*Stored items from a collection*
· · · · · · ·

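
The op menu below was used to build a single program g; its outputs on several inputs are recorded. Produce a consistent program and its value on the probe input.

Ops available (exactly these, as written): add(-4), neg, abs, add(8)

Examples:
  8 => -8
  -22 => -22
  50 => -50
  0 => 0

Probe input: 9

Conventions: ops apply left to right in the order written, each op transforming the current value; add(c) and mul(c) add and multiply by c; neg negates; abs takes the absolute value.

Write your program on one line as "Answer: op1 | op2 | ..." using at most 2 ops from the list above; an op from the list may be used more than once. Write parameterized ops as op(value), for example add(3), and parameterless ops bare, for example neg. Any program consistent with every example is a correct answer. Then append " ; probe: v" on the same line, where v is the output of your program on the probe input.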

· · · · · · ·

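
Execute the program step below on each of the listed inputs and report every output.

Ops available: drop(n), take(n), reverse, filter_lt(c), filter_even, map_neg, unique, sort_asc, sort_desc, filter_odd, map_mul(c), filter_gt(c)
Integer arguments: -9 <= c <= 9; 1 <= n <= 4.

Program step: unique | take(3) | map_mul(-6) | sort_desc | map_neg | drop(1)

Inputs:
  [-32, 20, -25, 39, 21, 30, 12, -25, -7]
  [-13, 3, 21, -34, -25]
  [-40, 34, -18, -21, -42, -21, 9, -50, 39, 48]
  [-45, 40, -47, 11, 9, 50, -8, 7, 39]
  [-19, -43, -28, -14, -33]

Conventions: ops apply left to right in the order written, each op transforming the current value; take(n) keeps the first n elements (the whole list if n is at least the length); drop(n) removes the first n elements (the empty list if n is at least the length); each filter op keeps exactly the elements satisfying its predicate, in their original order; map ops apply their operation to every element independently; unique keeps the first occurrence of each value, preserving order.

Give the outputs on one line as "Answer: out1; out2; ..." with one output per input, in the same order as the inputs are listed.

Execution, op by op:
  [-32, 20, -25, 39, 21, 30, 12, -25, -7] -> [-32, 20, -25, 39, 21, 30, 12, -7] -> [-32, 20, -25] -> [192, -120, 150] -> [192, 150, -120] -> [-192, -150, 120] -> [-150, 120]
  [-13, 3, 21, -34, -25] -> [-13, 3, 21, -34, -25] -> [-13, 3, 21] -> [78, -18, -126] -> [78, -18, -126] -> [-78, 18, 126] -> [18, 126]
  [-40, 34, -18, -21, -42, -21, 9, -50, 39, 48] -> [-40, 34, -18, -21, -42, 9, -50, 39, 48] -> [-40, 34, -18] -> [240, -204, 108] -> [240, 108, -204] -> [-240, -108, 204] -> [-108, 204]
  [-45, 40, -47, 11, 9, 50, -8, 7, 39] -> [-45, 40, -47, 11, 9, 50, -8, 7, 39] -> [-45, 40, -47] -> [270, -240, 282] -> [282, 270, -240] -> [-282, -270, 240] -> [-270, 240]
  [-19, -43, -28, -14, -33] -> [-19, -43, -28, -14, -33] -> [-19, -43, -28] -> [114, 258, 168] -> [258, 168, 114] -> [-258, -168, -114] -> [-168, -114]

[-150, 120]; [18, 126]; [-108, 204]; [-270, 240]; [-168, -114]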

· · · · · · ·

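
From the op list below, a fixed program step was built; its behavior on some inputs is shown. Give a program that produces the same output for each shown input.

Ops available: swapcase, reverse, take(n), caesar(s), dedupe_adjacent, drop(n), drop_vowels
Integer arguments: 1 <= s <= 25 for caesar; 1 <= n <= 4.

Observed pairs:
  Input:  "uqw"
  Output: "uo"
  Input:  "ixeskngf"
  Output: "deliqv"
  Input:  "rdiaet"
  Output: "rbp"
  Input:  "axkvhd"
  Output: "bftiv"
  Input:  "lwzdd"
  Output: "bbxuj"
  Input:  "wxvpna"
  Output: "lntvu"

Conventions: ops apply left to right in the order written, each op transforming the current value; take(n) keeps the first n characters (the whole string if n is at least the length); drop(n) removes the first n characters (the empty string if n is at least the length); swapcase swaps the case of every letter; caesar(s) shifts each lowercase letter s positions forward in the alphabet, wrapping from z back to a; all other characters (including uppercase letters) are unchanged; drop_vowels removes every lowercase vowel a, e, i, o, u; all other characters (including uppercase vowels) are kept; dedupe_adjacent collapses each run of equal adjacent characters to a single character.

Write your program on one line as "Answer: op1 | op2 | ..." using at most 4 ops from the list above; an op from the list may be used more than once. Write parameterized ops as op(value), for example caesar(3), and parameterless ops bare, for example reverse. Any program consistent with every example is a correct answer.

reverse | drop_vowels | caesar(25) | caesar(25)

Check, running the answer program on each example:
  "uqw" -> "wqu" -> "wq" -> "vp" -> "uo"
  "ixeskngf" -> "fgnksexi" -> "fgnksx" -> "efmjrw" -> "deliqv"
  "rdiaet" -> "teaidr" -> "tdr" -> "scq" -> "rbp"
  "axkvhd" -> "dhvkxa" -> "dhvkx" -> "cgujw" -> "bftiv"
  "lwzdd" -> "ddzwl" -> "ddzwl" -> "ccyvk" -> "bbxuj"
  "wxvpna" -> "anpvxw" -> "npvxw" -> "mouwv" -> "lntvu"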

· · · · · · ·

*Work request*
Which lines above hold the string "Integer"? Copy each of them.

*Exercise response*
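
Integer arguments: -9 <= c <= 9; 1 <= n <= 4.
Integer arguments: 1 <= s <= 25 for caesar; 1 <= n <= 4.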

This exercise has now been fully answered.